#### Exercise:
The lines from the start of the records through the one containing "(a) 9.63 K^-1·J" are to be transcribed exactly, and nothing else.

#### Data listing:
[Start of section]

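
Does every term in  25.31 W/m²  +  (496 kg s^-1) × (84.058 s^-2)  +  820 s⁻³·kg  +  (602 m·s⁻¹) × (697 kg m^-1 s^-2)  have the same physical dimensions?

Yes

In SI base units:
  25.31 W/m²:  W·m⁻² = J·s⁻¹·m⁻² = kg·s⁻³
  (496 kg s^-1) × (84.058 s^-2):  [kg·s⁻¹] · [s⁻²] = kg·s⁻³
  820 s⁻³·kg:  kg·s⁻³
  (602 m·s⁻¹) × (697 kg m^-1 s^-2):  [m·s⁻¹] · [kg·m⁻¹·s⁻²] = kg·s⁻³
Every term reduces to kg·s⁻³.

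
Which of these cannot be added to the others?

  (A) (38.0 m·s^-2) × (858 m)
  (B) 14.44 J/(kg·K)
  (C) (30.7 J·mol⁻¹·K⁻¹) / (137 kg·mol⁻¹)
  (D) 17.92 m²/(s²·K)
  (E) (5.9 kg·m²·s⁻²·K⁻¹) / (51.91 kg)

Dimensions:
  (A) [m·s⁻²] · [m] = m²·s⁻²
  (B) J·kg⁻¹·K⁻¹ = N·m·kg⁻¹·K⁻¹ = m²·s⁻²·K⁻¹
  (C) [kg·m²·s⁻²·K⁻¹·mol⁻¹] / [kg·mol⁻¹] = m²·s⁻²·K⁻¹
  (D) m²·s⁻²·K⁻¹
  (E) [kg·m²·s⁻²·K⁻¹] / [kg] = m²·s⁻²·K⁻¹
All reduce to m²·s⁻²·K⁻¹ except (A), which is m²·s⁻².

(A)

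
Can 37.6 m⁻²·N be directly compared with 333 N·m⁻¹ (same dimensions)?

Dimensions:
  37.6 m⁻²·N:  N·m⁻² = kg·m·s⁻²·m⁻² = kg·m⁻¹·s⁻²
  333 N·m⁻¹:  N·m⁻¹ = kg·m·s⁻²·m⁻¹ = kg·s⁻²
kg·m⁻¹·s⁻² ≠ kg·s⁻², so they cannot be added.

No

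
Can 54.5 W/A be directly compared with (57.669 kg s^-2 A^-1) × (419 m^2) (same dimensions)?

Work out the base dimensions of each:
  54.5 W/A:  W·A⁻¹ = J·s⁻¹·A⁻¹ = kg·m²·s⁻³·A⁻¹
  (57.669 kg s^-2 A^-1) × (419 m^2):  [kg·s⁻²·A⁻¹] · [m²] = kg·m²·s⁻²·A⁻¹
kg·m²·s⁻³·A⁻¹ ≠ kg·m²·s⁻²·A⁻¹, so they cannot be added.

No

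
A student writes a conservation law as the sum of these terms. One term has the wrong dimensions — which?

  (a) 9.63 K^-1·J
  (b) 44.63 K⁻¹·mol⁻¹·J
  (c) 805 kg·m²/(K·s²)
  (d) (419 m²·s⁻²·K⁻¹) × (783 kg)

(b)

In SI base units:
  (a) J·K⁻¹ = N·m·K⁻¹ = kg·m²·s⁻²·K⁻¹
  (b) J·mol⁻¹·K⁻¹ = N·m·mol⁻¹·K⁻¹ = kg·m²·s⁻²·K⁻¹·mol⁻¹
  (c) kg·m²·s⁻²·K⁻¹
  (d) [m²·s⁻²·K⁻¹] · [kg] = kg·m²·s⁻²·K⁻¹
All reduce to kg·m²·s⁻²·K⁻¹ except (b), which is kg·m²·s⁻²·K⁻¹·mol⁻¹.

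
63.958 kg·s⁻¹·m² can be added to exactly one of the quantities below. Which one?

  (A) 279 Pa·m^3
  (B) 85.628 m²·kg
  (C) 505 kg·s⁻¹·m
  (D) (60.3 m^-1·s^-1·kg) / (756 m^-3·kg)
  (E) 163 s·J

(E)

Reference: kg·m²·s⁻¹.
Each option:
  (A) Pa·m³ = N·m⁻²·m³ = kg·m²·s⁻²
  (B) kg·m²
  (C) kg·m·s⁻¹
  (D) [kg·m⁻¹·s⁻¹] / [kg·m⁻³] = m²·s⁻¹
  (E) J·s = N·m·s = kg·m²·s⁻¹  ← same
Only (E) matches kg·m²·s⁻¹.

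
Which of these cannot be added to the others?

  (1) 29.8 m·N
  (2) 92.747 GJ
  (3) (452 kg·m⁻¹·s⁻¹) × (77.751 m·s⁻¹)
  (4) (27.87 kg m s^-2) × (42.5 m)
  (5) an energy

(3)

Expand each in SI base units:
  (1) N·m = kg·m·s⁻²·m = kg·m²·s⁻²
  (2) J = N·m = kg·m²·s⁻²
  (3) [kg·m⁻¹·s⁻¹] · [m·s⁻¹] = kg·s⁻²
  (4) [kg·m·s⁻²] · [m] = kg·m²·s⁻²
  (5) [energy] = kg·m²·s⁻²
All reduce to kg·m²·s⁻² except (3), which is kg·s⁻².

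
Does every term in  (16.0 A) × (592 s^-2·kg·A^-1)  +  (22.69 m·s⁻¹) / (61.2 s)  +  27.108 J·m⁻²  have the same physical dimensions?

No

Expand each in SI base units:
  (16.0 A) × (592 s^-2·kg·A^-1):  [A] · [kg·s⁻²·A⁻¹] = kg·s⁻²
  (22.69 m·s⁻¹) / (61.2 s):  [m·s⁻¹] / [s] = m·s⁻²
  27.108 J·m⁻²:  J·m⁻² = N·m·m⁻² = kg·s⁻²
The terms do not share a single dimension (kg·s⁻² vs m·s⁻²).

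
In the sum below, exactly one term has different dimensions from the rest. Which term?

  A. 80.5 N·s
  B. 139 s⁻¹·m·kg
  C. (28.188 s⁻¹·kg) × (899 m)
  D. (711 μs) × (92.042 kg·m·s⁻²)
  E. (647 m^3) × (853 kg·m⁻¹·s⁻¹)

Reduce each to base SI dimensions:
  A. N·s = kg·m·s⁻²·s = kg·m·s⁻¹
  B. kg·m·s⁻¹
  C. [kg·s⁻¹] · [m] = kg·m·s⁻¹
  D. [s] · [kg·m·s⁻²] = kg·m·s⁻¹
  E. [m³] · [kg·m⁻¹·s⁻¹] = kg·m²·s⁻¹
All reduce to kg·m·s⁻¹ except E., which is kg·m²·s⁻¹.

E.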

[End of section]

#### Response box:
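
Does every term in  25.31 W/m²  +  (496 kg s^-1) × (84.058 s^-2)  +  820 s⁻³·kg  +  (602 m·s⁻¹) × (697 kg m^-1 s^-2)  have the same physical dimensions?

Yes

In SI base units:
  25.31 W/m²:  W·m⁻² = J·s⁻¹·m⁻² = kg·s⁻³
  (496 kg s^-1) × (84.058 s^-2):  [kg·s⁻¹] · [s⁻²] = kg·s⁻³
  820 s⁻³·kg:  kg·s⁻³
  (602 m·s⁻¹) × (697 kg m^-1 s^-2):  [m·s⁻¹] · [kg·m⁻¹·s⁻²] = kg·s⁻³
Every term reduces to kg·s⁻³.

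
Which of these cannot be added to the others?

  (A) (38.0 m·s^-2) × (858 m)
  (B) 14.44 J/(kg·K)
  (C) (30.7 J·mol⁻¹·K⁻¹) / (137 kg·mol⁻¹)
  (D) 17.92 m²/(s²·K)
  (E) (5.9 kg·m²·s⁻²·K⁻¹) / (51.91 kg)

Dimensions:
  (A) [m·s⁻²] · [m] = m²·s⁻²
  (B) J·kg⁻¹·K⁻¹ = N·m·kg⁻¹·K⁻¹ = m²·s⁻²·K⁻¹
  (C) [kg·m²·s⁻²·K⁻¹·mol⁻¹] / [kg·mol⁻¹] = m²·s⁻²·K⁻¹
  (D) m²·s⁻²·K⁻¹
  (E) [kg·m²·s⁻²·K⁻¹] / [kg] = m²·s⁻²·K⁻¹
All reduce to m²·s⁻²·K⁻¹ except (A), which is m²·s⁻².

(A)

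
Can 37.6 m⁻²·N be directly compared with 333 N·m⁻¹ (same dimensions)?

Dimensions:
  37.6 m⁻²·N:  N·m⁻² = kg·m·s⁻²·m⁻² = kg·m⁻¹·s⁻²
  333 N·m⁻¹:  N·m⁻¹ = kg·m·s⁻²·m⁻¹ = kg·s⁻²
kg·m⁻¹·s⁻² ≠ kg·s⁻², so they cannot be added.

No

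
Can 54.5 W/A be directly compared with (57.669 kg s^-2 A^-1) × (419 m^2) (same dimensions)?

Work out the base dimensions of each:
  54.5 W/A:  W·A⁻¹ = J·s⁻¹·A⁻¹ = kg·m²·s⁻³·A⁻¹
  (57.669 kg s^-2 A^-1) × (419 m^2):  [kg·s⁻²·A⁻¹] · [m²] = kg·m²·s⁻²·A⁻¹
kg·m²·s⁻³·A⁻¹ ≠ kg·m²·s⁻²·A⁻¹, so they cannot be added.

No

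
A student writes a conservation law as the sum of these terms. One term has the wrong dimensions — which?

  (a) 9.63 K^-1·J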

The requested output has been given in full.